* _TASK DESCRIPTION_
Would you restate the data exactly as given?

* _INPUT RECORDS_
|---|
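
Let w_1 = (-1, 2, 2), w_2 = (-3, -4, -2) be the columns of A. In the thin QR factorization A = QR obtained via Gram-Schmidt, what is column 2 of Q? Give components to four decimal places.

e_2 = (-0.8944, -0.4472, 0.0000)

e_1 = w_1/‖w_1‖ = (-1, 2, 2)/3.0000 = (-0.3333, 0.6667, 0.6667).
r_{12} = e_1·w_2 = -3.0000.
u_2 = w_2 + 3.0000·e_1 = (-4.0000, -2.0000, 0.0000).
‖u_2‖ = 4.4721, so e_2 = (-0.8944, -0.4472, 0.0000).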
|---|
* _SOLUTION TO THIS TASK_
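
Let w_1 = (-1, 2, 2), w_2 = (-3, -4, -2) be the columns of A. In the thin QR factorization A = QR obtained via Gram-Schmidt, what is column 2 of Q? Give components to four decimal places.

e_2 = (-0.8944, -0.4472, 0.0000)

e_1 = w_1/‖w_1‖ = (-1, 2, 2)/3.0000 = (-0.3333, 0.6667, 0.6667).
r_{12} = e_1·w_2 = -3.0000.
u_2 = w_2 + 3.0000·e_1 = (-4.0000, -2.0000, 0.0000).
‖u_2‖ = 4.4721, so e_2 = (-0.8944, -0.4472, 0.0000).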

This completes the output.